— Recorded information —
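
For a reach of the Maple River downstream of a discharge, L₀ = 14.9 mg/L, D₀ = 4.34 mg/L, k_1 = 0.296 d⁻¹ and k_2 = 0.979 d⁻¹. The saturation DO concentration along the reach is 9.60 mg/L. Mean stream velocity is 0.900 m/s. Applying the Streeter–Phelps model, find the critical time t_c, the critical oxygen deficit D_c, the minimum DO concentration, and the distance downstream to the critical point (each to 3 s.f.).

t_c ≈ 0.119 d; D_c ≈ 4.35 mg/L; min DO ≈ 5.25 mg/L; x_c ≈ 9.24 km

With k_2/k_1 = 3.307 and 1 − D₀(k_2−k_1)/(k_1 L₀) = 0.3279,
t_c = ln(3.307 × 0.3279) / (0.979 − 0.296) = ln(1.085) / 0.6830 = 0.08113/0.6830 = 0.1188 d.
L(t_c) = L₀ e^(−k_1 t_c) = 14.9 × 0.9654 = 14.39 mg/L, and at the critical point k_2 D_c = k_1 L, so D_c = (0.296/0.979) × 14.39 = 4.349 mg/L.
Minimum DO = C_s − D_c = 9.60 − 4.349 = 5.251 mg/L.
x_c = v t_c = 0.900 m/s × 0.1188 d × 86400 s/d = 9237 m ≈ 9.24 km.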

— Exercise brief —
Give all the records above again, wording unchanged.

— Task solution —
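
For a reach of the Maple River downstream of a discharge, L₀ = 14.9 mg/L, D₀ = 4.34 mg/L, k_1 = 0.296 d⁻¹ and k_2 = 0.979 d⁻¹. The saturation DO concentration along the reach is 9.60 mg/L. Mean stream velocity is 0.900 m/s. Applying the Streeter–Phelps model, find the critical time t_c, the critical oxygen deficit D_c, the minimum DO concentration, and the distance downstream to the critical point (each to 3 s.f.).

t_c ≈ 0.119 d; D_c ≈ 4.35 mg/L; min DO ≈ 5.25 mg/L; x_c ≈ 9.24 km

With k_2/k_1 = 3.307 and 1 − D₀(k_2−k_1)/(k_1 L₀) = 0.3279,
t_c = ln(3.307 × 0.3279) / (0.979 − 0.296) = ln(1.085) / 0.6830 = 0.08113/0.6830 = 0.1188 d.
L(t_c) = L₀ e^(−k_1 t_c) = 14.9 × 0.9654 = 14.39 mg/L, and at the critical point k_2 D_c = k_1 L, so D_c = (0.296/0.979) × 14.39 = 4.349 mg/L.
Minimum DO = C_s − D_c = 9.60 − 4.349 = 5.251 mg/L.
x_c = v t_c = 0.900 m/s × 0.1188 d × 86400 s/d = 9237 m ≈ 9.24 km.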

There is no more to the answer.